# The problem:
Please reproduce verbatim the lines below, from the first through the one with "A spool: two".

# Data provided:

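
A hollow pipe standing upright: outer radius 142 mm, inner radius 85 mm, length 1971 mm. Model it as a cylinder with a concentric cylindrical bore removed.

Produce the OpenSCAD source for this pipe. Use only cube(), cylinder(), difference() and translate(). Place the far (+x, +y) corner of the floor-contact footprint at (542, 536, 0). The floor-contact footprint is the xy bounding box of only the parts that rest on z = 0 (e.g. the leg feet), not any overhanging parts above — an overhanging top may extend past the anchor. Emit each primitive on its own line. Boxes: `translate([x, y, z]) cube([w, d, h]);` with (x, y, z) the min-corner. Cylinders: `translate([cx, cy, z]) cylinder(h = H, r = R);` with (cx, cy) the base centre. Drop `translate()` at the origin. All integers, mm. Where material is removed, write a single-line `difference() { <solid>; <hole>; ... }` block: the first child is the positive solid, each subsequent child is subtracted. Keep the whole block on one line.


difference() { translate([400, 394, 0]) cylinder(h = 1971, r = 142); translate([400, 394, 0]) cylinder(h = 1971, r = 85); }


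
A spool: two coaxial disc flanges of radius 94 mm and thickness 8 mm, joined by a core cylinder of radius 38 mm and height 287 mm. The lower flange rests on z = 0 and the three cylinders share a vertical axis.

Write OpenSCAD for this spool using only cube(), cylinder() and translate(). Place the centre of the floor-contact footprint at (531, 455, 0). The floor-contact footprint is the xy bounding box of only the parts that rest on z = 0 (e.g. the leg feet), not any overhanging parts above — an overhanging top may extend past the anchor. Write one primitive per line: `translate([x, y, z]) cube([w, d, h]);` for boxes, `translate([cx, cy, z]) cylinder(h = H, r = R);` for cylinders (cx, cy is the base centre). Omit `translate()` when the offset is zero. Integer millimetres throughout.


translate([531, 455, 0]) cylinder(h = 8, r = 94);
translate([531, 455, 8]) cylinder(h = 287, r = 38);
translate([531, 455, 295]) cylinder(h = 8, r = 94);


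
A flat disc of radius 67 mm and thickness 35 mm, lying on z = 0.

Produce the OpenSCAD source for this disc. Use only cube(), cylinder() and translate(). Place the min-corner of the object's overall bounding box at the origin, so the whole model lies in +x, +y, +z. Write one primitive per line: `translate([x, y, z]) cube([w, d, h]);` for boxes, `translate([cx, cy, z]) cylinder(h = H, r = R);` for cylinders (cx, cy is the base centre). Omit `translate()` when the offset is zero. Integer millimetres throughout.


translate([67, 67, 0]) cylinder(h = 35, r = 67);


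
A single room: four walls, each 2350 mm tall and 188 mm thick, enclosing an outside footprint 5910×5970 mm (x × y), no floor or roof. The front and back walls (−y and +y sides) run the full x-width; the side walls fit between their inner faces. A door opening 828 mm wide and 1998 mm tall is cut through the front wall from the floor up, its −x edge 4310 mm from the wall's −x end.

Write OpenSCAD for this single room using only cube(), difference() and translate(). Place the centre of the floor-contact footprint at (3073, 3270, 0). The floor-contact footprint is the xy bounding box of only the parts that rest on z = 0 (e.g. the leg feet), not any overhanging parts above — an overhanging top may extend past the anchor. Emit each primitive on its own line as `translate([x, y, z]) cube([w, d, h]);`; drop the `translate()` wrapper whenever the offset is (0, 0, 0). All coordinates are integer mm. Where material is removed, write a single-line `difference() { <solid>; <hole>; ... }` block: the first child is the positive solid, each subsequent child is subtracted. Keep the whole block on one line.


difference() { translate([118, 285, 0]) cube([5910, 188, 2350]); translate([4428, 285, 0]) cube([828, 188, 1998]); }
translate([118, 6067, 0]) cube([5910, 188, 2350]);
translate([118, 473, 0]) cube([188, 5594, 2350]);
translate([5840, 473, 0]) cube([188, 5594, 2350]);


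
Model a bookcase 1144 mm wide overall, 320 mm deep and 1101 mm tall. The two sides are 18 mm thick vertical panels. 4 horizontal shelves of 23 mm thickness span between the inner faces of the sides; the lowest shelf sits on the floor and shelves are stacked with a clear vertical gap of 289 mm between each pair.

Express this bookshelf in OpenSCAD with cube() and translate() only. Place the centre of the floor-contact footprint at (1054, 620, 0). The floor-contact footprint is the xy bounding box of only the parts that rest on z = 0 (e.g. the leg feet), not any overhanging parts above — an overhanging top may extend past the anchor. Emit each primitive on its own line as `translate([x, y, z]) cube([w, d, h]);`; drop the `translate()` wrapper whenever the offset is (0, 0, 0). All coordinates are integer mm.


translate([482, 460, 0]) cube([18, 320, 1101]);
translate([1608, 460, 0]) cube([18, 320, 1101]);
translate([500, 460, 0]) cube([1108, 320, 23]);
translate([500, 460, 312]) cube([1108, 320, 23]);
translate([500, 460, 624]) cube([1108, 320, 23]);
translate([500, 460, 936]) cube([1108, 320, 23]);


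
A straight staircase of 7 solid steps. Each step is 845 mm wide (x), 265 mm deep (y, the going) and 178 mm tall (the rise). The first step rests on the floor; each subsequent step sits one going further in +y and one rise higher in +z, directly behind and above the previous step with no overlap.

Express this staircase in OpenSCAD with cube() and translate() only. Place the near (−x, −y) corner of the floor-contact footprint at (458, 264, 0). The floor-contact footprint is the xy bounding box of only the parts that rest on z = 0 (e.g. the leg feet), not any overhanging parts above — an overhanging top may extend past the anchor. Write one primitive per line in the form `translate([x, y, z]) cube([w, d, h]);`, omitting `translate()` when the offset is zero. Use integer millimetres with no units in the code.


translate([458, 264, 0]) cube([845, 265, 178]);
translate([458, 529, 178]) cube([845, 265, 178]);
translate([458, 794, 356]) cube([845, 265, 178]);
translate([458, 1059, 534]) cube([845, 265, 178]);
translate([458, 1324, 712]) cube([845, 265, 178]);
translate([458, 1589, 890]) cube([845, 265, 178]);
translate([458, 1854, 1068]) cube([845, 265, 178]);


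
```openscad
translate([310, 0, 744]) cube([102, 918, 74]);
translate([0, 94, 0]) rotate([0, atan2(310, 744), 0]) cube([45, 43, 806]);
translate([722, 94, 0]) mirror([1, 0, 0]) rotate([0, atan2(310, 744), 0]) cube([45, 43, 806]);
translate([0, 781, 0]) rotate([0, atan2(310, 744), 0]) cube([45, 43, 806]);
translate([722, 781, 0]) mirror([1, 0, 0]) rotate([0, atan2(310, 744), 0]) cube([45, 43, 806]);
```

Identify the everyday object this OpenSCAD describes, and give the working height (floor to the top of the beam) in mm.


A sawhorse. The overall height is 818 mm.

A beam across two mirrored pairs of raked legs — a sawhorse. The beam's underside is at z = 744 (matching the legs' vertical rise in atan2(310, 744)) and the beam is 74 mm tall, so its top is at 744 + 74 = 818 mm. The raked legs top out at the beam's underside, so that is the highest point.


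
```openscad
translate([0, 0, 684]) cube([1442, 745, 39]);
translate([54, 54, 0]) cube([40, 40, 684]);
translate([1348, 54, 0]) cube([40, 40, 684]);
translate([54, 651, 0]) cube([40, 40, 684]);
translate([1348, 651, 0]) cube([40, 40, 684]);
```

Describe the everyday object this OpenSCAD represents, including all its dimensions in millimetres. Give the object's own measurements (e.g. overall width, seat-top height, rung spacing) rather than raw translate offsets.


A rectangular dining table. The top is 1442×745×39 mm with its upper surface at z = 723 mm. It stands on four 40×40 mm square legs, each inset 54 mm from the nearest pair of top edges, running from the floor to the underside of the top.


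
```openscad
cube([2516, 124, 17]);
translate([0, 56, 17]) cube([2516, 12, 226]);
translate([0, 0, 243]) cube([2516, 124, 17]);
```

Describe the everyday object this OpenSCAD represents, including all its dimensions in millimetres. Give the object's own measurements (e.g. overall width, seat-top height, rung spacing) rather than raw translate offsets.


An I-beam lying along x, 2516 mm long. Overall section height 260 mm. Two flanges 124 mm wide (y) and 17 mm thick, one on the floor and one at the top; a web 12 mm thick runs between them, centred on the flange width.


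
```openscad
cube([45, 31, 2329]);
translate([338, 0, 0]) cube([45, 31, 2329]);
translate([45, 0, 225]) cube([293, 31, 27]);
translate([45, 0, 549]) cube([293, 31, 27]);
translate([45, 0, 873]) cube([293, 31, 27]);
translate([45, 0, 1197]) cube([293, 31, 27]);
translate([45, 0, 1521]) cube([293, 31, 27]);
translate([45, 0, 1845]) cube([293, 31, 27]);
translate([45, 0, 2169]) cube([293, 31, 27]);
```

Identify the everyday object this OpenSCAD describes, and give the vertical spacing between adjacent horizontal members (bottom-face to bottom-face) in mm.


A ladder. The rung spacing is 324 mm.

Two tall 45×31 posts with 7 short bars between them — a ladder. Adjacent rungs sit at z = 225 and z = 549, so the spacing is 549 − 225 = 324 mm.


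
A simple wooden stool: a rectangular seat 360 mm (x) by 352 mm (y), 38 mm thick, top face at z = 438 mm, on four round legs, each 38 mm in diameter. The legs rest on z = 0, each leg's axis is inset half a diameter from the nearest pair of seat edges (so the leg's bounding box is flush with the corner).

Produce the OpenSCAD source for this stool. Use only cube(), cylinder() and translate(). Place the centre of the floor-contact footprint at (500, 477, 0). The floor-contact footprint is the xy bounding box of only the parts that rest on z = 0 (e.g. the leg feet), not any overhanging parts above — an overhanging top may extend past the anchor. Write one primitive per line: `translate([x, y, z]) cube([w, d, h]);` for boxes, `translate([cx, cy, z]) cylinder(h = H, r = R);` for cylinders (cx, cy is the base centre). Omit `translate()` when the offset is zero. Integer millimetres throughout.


// leg_h = 438 - 38 = 400
translate([320, 301, 400]) cube([360, 352, 38]);
translate([339, 320, 0]) cylinder(h = 400, r = 19);
translate([661, 320, 0]) cylinder(h = 400, r = 19);
translate([339, 634, 0]) cylinder(h = 400, r = 19);
translate([661, 634, 0]) cylinder(h = 400, r = 19);


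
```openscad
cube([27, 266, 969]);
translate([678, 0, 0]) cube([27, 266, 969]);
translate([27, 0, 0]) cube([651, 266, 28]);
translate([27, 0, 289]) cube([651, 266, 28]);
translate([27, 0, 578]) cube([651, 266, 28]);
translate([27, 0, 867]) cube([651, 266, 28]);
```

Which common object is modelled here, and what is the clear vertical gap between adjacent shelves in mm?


A bookshelf. The clear shelf gap is 261 mm.

Two tall side panels with 4 horizontal boards between them — a bookshelf. The first two shelf undersides are at z = 0 and z = 289; with shelf thickness 28, the clear gap is 289 − 0 − 28 = 261 mm.


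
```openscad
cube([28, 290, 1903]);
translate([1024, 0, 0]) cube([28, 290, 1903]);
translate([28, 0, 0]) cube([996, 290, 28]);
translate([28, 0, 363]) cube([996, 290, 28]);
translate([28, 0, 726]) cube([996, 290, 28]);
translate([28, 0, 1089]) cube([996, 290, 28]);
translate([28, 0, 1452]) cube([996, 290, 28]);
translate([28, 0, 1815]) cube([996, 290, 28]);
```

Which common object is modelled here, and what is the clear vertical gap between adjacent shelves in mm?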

# Exercise output:
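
A hollow pipe standing upright: outer radius 142 mm, inner radius 85 mm, length 1971 mm. Model it as a cylinder with a concentric cylindrical bore removed.

Produce the OpenSCAD source for this pipe. Use only cube(), cylinder(), difference() and translate(). Place the far (+x, +y) corner of the floor-contact footprint at (542, 536, 0). The floor-contact footprint is the xy bounding box of only the parts that rest on z = 0 (e.g. the leg feet), not any overhanging parts above — an overhanging top may extend past the anchor. Emit each primitive on its own line. Boxes: `translate([x, y, z]) cube([w, d, h]);` with (x, y, z) the min-corner. Cylinders: `translate([cx, cy, z]) cylinder(h = H, r = R);` with (cx, cy) the base centre. Drop `translate()` at the origin. All integers, mm. Where material is removed, write a single-line `difference() { <solid>; <hole>; ... }` block: the first child is the positive solid, each subsequent child is subtracted. Keep the whole block on one line.


difference() { translate([400, 394, 0]) cylinder(h = 1971, r = 142); translate([400, 394, 0]) cylinder(h = 1971, r = 85); }


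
A spool: two coaxial disc flanges of radius 94 mm and thickness 8 mm, joined by a core cylinder of radius 38 mm and height 287 mm. The lower flange rests on z = 0 and the three cylinders share a vertical axis.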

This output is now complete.